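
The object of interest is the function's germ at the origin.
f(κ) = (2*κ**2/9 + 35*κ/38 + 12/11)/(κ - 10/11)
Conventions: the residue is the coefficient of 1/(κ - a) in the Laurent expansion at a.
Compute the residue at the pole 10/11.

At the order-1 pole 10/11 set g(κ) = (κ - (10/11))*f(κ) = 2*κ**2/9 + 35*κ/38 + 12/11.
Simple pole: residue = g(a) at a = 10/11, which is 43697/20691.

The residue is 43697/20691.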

┄┄┄┄┄┄┄┄┄┄

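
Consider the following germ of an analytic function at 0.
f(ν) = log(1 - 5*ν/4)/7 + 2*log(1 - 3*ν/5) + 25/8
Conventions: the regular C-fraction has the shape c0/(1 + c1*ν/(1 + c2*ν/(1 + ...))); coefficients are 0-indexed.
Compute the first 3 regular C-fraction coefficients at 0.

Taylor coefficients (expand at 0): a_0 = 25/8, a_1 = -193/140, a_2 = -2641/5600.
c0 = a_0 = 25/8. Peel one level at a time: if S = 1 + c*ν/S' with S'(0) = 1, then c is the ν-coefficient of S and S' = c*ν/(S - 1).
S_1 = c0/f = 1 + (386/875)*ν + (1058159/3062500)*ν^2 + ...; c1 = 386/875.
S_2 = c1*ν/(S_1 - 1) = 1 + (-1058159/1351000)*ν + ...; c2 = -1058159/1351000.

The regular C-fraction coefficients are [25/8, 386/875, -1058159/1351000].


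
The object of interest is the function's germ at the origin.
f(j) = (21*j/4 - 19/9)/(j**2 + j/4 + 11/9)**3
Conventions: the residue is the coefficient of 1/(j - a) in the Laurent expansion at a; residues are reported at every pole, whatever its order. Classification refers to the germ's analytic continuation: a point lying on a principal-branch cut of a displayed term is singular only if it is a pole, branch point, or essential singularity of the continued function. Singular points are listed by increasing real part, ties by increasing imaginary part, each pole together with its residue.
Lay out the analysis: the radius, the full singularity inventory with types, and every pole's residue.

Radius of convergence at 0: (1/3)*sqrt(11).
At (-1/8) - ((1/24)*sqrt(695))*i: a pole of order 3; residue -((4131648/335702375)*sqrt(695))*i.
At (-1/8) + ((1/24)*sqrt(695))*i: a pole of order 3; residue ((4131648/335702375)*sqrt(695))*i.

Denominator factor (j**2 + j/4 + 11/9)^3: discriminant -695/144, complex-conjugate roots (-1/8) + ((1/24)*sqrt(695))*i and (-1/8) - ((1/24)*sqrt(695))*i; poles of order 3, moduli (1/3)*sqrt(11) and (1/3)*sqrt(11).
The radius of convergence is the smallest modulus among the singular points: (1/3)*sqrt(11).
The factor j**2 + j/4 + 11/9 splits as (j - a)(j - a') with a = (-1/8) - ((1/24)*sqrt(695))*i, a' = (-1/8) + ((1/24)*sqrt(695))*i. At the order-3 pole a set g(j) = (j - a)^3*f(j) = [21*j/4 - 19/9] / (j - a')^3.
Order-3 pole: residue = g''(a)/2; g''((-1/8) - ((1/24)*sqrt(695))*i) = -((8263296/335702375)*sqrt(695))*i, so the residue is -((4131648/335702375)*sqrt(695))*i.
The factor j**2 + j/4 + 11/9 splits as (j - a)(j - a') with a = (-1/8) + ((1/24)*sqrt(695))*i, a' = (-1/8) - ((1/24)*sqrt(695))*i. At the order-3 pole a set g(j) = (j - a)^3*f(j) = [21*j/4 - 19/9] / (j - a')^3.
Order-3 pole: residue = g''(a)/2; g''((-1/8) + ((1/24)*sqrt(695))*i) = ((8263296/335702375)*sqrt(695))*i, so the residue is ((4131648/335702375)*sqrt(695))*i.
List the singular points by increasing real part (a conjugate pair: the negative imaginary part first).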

┄┄┄┄┄┄┄┄┄┄

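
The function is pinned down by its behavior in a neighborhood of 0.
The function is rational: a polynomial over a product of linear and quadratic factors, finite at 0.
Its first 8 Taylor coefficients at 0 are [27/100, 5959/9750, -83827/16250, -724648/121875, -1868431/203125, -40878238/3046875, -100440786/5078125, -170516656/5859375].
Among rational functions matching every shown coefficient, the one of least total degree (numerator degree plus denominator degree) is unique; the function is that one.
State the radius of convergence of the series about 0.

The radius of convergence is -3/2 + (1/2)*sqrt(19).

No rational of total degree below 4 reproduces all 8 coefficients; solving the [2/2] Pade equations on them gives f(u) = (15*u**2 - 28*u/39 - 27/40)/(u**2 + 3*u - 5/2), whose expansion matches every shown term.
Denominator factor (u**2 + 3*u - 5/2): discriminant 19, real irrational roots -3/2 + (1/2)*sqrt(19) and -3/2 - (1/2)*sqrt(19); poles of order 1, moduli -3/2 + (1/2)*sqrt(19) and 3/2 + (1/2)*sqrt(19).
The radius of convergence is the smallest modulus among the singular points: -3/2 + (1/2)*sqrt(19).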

┄┄┄┄┄┄┄┄┄┄

→ Work required:
From the listing above, the lines starting with the one that has "The function is pinned" and running through the one that has "Its first 8" should be copied exactly, ends included.

→ Task result:
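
The function is pinned down by its behavior in a neighborhood of 0.
The function is rational: a polynomial over a product of linear and quadratic factors, finite at 0.
Its first 8 Taylor coefficients at 0 are [27/100, 5959/9750, -83827/16250, -724648/121875, -1868431/203125, -40878238/3046875, -100440786/5078125, -170516656/5859375].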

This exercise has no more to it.